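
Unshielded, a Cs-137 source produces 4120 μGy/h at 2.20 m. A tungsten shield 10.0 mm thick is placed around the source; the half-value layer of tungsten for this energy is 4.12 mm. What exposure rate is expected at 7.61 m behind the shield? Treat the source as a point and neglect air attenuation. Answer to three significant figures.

Distance alone: 4120 × (2.20/7.61)² = 4120 × 0.08357 = 344.3 μGy/h.
Shield: 10.0/4.12 = 2.427 half-value layers → attenuation 2^(−2.427) = 0.1860.
Combined: 344.3 × 0.1860 = 64.04 μGy/h.

64.0 μGy/h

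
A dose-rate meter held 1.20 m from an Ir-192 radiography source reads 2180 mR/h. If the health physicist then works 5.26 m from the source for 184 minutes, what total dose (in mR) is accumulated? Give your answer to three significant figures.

348 mR

Applying the 1/r² law, rate at 5.26 m:
(1.20/5.26)² = 0.05205, so 2180 × 0.05205 = 113.5 mR/h.
Dose = rate × time = 113.5 mR/h × 3.067 h = 348.1 mR.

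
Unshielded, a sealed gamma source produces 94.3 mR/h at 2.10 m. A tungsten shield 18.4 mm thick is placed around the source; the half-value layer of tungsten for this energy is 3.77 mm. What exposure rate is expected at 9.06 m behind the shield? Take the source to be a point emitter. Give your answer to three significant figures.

0.172 mR/h

Distance alone: (2.10/9.06)² = 0.05373, so 94.3 × 0.05373 = 5.067 mR/h.
Shield: 18.4/3.77 = 4.881 half-value layers → attenuation 2^(−4.881) = 0.03394.
Combined: 5.067 × 0.03394 = 0.1720 mR/h.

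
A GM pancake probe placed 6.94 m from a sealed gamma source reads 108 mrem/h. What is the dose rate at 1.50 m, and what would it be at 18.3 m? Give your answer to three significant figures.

Applying the 1/r² law,
At 1.50 m: (6.94/1.50)² = 21.41, so 108 × 21.41 = 2312 mrem/h
At 18.3 m: (1.50/18.3)² = 0.006719, so 2312 × 0.006719 = 15.53 mrem/h.

2310 mrem/h; 15.5 mrem/h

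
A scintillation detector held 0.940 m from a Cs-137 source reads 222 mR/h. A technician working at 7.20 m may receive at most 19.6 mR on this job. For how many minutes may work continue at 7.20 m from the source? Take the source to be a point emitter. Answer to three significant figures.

311 min

Since intensity falls as 1/r², rate at 7.20 m:
(0.940/7.20)² = 0.01704, so 222 × 0.01704 = 3.783 mR/h.
Stay time = 19.6 mR ÷ 3.783 mR/h = 5.181 h = 310.9 min.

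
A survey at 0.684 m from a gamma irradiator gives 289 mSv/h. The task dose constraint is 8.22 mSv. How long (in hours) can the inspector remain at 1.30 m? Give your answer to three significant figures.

Applying the 1/r² law, rate at 1.30 m:
(0.684/1.30)² = 0.2768, so 289 × 0.2768 = 80.00 mSv/h.
Stay time = 8.22 mSv ÷ 80.00 mSv/h = 0.1028 h.

0.103 h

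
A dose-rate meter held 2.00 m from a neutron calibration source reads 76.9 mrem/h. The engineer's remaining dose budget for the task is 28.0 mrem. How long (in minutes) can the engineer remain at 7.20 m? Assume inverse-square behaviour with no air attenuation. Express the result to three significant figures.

283 min

By the inverse-square law, rate at 7.20 m:
76.9 × (2.00/7.20)² = 76.9 × 0.07716 = 5.934 mrem/h.
Stay time = 28.0 mrem ÷ 5.934 mrem/h = 4.719 h = 283.1 min.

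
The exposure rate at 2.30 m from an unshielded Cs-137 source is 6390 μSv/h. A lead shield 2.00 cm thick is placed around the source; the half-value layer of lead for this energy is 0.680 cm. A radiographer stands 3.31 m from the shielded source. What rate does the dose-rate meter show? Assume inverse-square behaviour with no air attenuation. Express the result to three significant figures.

402 μSv/h

Distance alone: 6390 × (2.30/3.31)² = 6390 × 0.4828 = 3085 μSv/h.
Shield: 2.00/0.680 = 2.941 half-value layers → attenuation 2^(−2.941) = 0.1302.
Combined: 3085 × 0.1302 = 401.7 μSv/h.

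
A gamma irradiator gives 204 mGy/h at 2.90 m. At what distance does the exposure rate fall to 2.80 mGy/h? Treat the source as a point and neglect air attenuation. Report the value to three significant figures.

24.8 m

Since intensity falls as 1/r², d₂ = d₁·√(I₁/I₂).
I₁/I₂ = 204/2.80 = 72.86, so d₂ = 2.90 × √72.86 = 24.75 m.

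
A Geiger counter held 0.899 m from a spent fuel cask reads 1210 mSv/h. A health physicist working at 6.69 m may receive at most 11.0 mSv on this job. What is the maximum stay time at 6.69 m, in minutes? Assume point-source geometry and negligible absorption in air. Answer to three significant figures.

Using I₁d₁² = I₂d₂², rate at 6.69 m:
1210 × (0.899/6.69)² = 1210 × 0.01806 = 21.85 mSv/h.
Stay time = 11.0 mSv ÷ 21.85 mSv/h = 0.5034 h = 30.20 min.

30.2 min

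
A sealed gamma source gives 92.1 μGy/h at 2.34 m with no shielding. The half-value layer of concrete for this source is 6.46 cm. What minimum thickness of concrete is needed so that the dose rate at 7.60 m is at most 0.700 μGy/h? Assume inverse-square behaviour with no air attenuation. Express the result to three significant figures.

23.5 cm

At 7.60 m, distance alone gives 92.1 × (2.34/7.60)² = 92.1 × 0.09480 = 8.731 μGy/h.
Further attenuation needed: 8.731/0.700 = 12.47.
n = log₂(12.47) = 3.640 half-value layers.
Thickness = 3.640 × 6.46 cm = 23.51 cm.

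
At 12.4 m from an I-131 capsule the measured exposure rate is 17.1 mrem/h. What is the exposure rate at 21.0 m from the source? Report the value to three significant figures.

5.96 mrem/h

Applying the 1/r² law, scaling from 12.4 m to 21.0 m:
17.1 × (12.4/21.0)² = 17.1 × 0.3487 = 5.963 mrem/h.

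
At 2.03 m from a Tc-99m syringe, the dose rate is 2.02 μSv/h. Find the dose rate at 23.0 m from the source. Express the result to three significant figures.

Applying the 1/r² law, the rate at 23.0 m is
2.02 × (2.03/23.0)² = 2.02 × 0.007790 = 0.01574 μSv/h.

0.0157 μSv/h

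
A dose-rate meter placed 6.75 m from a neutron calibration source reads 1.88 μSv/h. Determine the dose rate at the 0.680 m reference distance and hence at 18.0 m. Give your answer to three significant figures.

Applying the 1/r² law,
At 0.680 m: (6.75/0.680)² = 98.53, so 1.88 × 98.53 = 185.2 μSv/h
At 18.0 m: (0.680/18.0)² = 0.001427, so 185.2 × 0.001427 = 0.2643 μSv/h.

185 μSv/h; 0.264 μSv/h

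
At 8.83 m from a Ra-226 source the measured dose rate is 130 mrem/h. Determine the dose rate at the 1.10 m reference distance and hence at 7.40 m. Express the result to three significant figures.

Intensity scales as (d₁/d₂)², so
At 1.10 m: 130 × (8.83/1.10)² = 130 × 64.44 = 8377 mrem/h
At 7.40 m: 8377 × (1.10/7.40)² = 8377 × 0.02210 = 185.1 mrem/h.

8380 mrem/h; 185 mrem/h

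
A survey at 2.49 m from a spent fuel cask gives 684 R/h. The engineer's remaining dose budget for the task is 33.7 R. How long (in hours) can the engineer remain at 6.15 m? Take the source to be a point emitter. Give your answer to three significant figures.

Using I₁d₁² = I₂d₂², rate at 6.15 m:
(2.49/6.15)² = 0.1639, so 684 × 0.1639 = 112.1 R/h.
Stay time = 33.7 R ÷ 112.1 R/h = 0.3006 h.

0.301 h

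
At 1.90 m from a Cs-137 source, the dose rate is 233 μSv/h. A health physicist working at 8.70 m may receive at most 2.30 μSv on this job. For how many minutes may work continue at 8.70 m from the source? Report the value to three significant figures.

12.4 min

Intensity scales as (d₁/d₂)², so rate at 8.70 m:
(1.90/8.70)² = 0.04769, so 233 × 0.04769 = 11.11 μSv/h.
Stay time = 2.30 μSv ÷ 11.11 μSv/h = 0.2070 h = 12.42 min.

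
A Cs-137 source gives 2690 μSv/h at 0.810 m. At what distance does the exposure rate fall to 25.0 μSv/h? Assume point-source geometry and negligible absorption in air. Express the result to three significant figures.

Using I₁d₁² = I₂d₂², d₂ = d₁·√(I₁/I₂).
I₁/I₂ = 2690/25.0 = 107.6, so d₂ = 0.810 × √107.6 = 8.402 m.

8.40 m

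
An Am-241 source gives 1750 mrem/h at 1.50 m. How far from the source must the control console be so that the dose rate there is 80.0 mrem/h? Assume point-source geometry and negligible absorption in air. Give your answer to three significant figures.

7.02 m

Intensity scales as (d₁/d₂)², so d₂ = d₁·√(I₁/I₂).
I₁/I₂ = 1750/80.0 = 21.88, so d₂ = 1.50 × √21.88 = 7.016 m.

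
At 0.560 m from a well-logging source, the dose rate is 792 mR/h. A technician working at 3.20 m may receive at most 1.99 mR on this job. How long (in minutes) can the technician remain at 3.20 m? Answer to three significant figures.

4.92 min

Since intensity falls as 1/r², rate at 3.20 m:
(0.560/3.20)² = 0.03063, so 792 × 0.03063 = 24.26 mR/h.
Stay time = 1.99 mR ÷ 24.26 mR/h = 0.08203 h = 4.922 min.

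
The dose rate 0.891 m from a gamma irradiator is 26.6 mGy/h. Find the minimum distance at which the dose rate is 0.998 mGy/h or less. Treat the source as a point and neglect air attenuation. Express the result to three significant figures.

4.60 m

Using I₁d₁² = I₂d₂², d₂ = d₁·√(I₁/I₂).
I₁/I₂ = 26.6/0.998 = 26.65, so d₂ = 0.891 × √26.65 = 4.600 m.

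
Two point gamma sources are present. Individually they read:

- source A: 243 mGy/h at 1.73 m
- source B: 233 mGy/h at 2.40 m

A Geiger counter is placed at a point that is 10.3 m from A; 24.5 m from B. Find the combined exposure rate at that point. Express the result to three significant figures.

Each source contributes Iᵢ·(dᵢ/rᵢ)²; contributions add.
A: 243 × (1.73/10.3)² = 6.855 mGy/h
B: 233 × (2.40/24.5)² = 2.236 mGy/h
Total = 6.855 + 2.236 = 9.091 mGy/h.

9.09 mGy/h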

▶ **Work item**: Using the records above, please repeat the line with "Two point gamma" and every line after it exactly, and give no other text.

▶ **Task answer**:
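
Two point gamma sources are present. Individually they read:

- source A: 243 mGy/h at 1.73 m
- source B: 233 mGy/h at 2.40 m

A Geiger counter is placed at a point that is 10.3 m from A; 24.5 m from B. Find the combined exposure rate at that point. Express the result to three significant figures.

Each source contributes Iᵢ·(dᵢ/rᵢ)²; contributions add.
A: 243 × (1.73/10.3)² = 6.855 mGy/h
B: 233 × (2.40/24.5)² = 2.236 mGy/h
Total = 6.855 + 2.236 = 9.091 mGy/h.

9.09 mGy/h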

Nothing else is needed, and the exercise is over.